(Data excerpts)

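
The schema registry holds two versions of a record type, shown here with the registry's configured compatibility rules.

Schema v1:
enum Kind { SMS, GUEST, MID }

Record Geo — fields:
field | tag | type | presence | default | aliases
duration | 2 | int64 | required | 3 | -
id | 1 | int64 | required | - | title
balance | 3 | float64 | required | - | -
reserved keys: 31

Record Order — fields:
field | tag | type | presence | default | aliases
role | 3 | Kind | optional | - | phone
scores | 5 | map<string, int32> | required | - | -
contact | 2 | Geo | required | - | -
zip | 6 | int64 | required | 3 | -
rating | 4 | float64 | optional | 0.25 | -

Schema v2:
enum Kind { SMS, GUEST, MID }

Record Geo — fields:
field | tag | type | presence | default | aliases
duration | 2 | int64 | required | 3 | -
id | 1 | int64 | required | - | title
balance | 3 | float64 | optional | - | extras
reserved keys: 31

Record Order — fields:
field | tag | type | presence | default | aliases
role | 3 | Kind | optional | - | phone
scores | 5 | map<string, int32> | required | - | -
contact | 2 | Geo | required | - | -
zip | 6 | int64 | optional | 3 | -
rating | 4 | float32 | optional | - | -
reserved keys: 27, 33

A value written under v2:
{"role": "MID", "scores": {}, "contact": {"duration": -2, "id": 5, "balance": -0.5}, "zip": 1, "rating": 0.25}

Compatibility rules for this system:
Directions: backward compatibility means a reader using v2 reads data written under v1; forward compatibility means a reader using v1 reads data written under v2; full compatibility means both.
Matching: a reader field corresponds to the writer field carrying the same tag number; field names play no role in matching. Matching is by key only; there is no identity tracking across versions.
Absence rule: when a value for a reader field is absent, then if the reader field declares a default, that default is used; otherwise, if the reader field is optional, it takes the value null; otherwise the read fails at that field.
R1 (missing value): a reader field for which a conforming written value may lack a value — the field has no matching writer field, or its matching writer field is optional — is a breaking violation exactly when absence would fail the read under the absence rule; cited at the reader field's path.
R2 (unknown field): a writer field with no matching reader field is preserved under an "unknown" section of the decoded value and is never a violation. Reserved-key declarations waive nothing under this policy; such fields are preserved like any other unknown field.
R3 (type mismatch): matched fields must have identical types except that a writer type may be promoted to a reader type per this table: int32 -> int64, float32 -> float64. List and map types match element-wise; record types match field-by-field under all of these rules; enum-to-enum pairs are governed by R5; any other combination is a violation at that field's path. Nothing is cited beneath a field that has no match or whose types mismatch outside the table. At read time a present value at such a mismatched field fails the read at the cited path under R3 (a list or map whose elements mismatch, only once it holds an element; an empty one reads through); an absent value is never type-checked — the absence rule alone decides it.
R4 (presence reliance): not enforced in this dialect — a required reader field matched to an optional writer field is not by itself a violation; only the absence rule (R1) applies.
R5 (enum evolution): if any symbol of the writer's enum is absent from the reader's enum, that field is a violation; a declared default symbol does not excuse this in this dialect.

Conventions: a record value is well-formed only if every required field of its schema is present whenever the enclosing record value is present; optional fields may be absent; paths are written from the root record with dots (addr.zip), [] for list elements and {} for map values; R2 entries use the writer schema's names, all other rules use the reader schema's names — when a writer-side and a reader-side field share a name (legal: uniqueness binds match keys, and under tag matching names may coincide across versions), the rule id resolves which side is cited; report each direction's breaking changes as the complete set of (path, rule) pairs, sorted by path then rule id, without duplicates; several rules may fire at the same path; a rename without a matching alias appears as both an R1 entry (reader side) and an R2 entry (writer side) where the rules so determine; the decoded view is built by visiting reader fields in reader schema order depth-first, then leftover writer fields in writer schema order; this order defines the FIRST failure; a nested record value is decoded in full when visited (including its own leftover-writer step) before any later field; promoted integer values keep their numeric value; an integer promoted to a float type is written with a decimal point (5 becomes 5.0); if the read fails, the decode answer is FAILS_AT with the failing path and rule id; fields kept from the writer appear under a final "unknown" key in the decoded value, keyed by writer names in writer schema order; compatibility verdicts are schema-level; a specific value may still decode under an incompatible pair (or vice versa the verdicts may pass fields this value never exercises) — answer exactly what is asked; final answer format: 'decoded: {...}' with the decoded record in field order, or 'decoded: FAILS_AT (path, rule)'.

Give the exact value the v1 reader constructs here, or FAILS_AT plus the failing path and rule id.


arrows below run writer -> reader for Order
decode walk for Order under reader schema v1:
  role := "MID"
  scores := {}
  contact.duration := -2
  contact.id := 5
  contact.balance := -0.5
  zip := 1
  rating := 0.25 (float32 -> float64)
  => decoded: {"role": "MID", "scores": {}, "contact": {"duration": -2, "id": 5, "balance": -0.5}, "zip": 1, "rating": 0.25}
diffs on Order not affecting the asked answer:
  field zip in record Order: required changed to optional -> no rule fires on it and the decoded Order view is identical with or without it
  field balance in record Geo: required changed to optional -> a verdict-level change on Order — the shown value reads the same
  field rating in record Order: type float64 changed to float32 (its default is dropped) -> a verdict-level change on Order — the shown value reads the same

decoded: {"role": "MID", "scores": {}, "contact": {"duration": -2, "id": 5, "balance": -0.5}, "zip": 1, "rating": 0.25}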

==

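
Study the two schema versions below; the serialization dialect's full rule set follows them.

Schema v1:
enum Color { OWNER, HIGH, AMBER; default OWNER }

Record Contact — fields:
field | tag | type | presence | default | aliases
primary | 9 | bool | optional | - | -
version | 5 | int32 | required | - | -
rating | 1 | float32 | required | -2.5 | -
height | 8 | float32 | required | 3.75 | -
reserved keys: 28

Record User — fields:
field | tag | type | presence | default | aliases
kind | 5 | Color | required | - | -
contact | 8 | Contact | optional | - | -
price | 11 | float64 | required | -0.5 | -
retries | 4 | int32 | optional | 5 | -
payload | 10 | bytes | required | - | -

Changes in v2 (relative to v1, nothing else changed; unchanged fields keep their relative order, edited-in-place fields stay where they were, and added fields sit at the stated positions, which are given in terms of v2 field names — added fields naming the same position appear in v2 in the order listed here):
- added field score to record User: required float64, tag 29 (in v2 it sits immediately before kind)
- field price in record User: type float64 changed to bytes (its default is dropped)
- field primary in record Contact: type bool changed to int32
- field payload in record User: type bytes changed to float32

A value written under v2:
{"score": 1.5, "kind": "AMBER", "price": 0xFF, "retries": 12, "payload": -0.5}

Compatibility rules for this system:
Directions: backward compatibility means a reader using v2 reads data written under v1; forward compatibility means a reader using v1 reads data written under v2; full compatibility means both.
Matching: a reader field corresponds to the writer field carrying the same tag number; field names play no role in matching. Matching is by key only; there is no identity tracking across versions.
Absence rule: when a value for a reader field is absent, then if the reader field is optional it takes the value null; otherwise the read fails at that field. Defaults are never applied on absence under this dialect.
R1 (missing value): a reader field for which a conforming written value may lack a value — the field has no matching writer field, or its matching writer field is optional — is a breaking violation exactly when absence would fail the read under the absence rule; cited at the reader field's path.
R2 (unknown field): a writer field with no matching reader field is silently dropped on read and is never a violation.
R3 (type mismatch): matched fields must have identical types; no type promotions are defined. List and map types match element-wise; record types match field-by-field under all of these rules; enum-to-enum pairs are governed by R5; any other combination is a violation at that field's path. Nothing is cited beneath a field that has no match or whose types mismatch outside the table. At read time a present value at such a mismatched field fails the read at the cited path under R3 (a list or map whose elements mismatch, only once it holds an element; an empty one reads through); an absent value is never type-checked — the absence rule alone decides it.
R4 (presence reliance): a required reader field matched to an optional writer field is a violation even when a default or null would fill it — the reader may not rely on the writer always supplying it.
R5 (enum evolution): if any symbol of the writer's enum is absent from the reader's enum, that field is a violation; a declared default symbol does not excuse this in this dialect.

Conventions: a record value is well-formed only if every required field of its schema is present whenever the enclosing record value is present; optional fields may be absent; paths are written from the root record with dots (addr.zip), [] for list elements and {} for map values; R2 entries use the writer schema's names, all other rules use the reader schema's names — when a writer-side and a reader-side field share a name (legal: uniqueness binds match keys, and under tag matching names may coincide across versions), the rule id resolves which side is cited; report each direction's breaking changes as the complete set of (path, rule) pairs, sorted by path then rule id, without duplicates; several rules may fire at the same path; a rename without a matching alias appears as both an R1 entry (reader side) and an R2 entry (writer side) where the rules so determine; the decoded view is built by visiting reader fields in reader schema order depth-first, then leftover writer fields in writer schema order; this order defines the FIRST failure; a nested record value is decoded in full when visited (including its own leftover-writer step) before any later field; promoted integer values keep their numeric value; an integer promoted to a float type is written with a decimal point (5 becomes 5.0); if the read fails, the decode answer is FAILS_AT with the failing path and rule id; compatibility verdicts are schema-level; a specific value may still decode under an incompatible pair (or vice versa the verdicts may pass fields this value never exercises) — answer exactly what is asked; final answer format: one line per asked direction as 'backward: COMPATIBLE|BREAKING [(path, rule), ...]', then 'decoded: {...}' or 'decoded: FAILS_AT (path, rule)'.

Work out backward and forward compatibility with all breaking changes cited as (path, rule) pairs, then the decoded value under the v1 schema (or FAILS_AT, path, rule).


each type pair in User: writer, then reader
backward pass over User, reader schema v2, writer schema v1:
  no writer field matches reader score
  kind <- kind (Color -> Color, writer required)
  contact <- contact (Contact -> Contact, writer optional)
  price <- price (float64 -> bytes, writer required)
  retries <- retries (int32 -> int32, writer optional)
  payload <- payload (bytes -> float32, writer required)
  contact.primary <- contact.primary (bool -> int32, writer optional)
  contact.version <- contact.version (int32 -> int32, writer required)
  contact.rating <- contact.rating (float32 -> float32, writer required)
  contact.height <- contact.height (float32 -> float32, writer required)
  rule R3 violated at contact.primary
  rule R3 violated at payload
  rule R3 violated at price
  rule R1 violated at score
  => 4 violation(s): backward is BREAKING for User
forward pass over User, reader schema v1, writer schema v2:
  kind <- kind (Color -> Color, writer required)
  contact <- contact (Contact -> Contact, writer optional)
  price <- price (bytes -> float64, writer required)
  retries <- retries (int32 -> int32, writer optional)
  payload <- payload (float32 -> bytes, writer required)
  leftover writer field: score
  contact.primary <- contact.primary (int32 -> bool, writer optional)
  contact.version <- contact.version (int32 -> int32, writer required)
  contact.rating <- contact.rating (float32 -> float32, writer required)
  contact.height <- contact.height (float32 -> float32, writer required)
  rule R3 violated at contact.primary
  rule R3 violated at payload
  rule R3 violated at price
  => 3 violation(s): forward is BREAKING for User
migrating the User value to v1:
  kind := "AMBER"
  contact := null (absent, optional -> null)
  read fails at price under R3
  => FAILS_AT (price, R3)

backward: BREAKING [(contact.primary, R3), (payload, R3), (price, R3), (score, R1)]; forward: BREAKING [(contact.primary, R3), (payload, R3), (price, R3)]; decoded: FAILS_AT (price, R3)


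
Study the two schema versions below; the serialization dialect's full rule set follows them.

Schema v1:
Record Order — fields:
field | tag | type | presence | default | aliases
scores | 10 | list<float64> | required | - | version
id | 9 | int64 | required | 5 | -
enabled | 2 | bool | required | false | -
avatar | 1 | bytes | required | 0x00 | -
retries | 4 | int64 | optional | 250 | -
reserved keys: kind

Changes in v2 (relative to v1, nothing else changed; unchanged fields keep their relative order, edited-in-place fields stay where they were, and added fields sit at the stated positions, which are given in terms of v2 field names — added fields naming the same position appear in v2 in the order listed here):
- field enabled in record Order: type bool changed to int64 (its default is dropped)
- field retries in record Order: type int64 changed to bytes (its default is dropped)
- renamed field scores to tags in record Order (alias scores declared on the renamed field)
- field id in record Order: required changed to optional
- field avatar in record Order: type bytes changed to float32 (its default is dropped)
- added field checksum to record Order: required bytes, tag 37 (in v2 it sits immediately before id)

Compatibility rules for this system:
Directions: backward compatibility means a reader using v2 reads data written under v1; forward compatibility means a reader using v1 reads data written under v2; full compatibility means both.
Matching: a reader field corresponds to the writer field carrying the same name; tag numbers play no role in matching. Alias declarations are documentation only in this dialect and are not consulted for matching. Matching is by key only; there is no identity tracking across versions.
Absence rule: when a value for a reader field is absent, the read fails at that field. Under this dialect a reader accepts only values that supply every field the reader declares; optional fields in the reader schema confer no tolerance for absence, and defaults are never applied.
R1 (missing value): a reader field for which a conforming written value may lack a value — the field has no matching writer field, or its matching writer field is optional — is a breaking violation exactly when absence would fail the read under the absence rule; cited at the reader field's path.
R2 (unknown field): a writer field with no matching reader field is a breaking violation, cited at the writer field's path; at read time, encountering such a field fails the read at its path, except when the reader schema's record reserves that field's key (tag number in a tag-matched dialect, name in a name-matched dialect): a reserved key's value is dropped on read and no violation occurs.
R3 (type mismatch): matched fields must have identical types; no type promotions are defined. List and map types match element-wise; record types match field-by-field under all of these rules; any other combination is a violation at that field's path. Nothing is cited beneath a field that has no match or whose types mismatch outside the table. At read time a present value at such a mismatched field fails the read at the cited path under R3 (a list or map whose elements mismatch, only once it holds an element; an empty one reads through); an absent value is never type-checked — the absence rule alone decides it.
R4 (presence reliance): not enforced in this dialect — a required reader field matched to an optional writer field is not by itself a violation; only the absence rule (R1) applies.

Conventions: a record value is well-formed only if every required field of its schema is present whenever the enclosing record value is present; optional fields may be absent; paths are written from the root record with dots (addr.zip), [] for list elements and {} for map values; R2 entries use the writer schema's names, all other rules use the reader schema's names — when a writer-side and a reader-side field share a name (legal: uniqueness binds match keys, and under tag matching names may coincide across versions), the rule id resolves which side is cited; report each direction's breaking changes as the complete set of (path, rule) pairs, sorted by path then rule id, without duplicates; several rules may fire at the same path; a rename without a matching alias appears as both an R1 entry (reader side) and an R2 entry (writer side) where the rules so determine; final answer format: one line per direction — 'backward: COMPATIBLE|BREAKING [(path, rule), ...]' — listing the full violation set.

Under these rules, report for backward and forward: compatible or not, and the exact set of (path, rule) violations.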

Work instructions :: Gather all lines with the string "takes" from the data.

Answer ::
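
Absence rule: when a value for a reader field is absent, then if the reader field declares a default, that default is used; otherwise, if the reader field is optional, it takes the value null; otherwise the read fails at that field.
Absence rule: when a value for a reader field is absent, then if the reader field is optional it takes the value null; otherwise the read fails at that field. Defaults are never applied on absence under this dialect.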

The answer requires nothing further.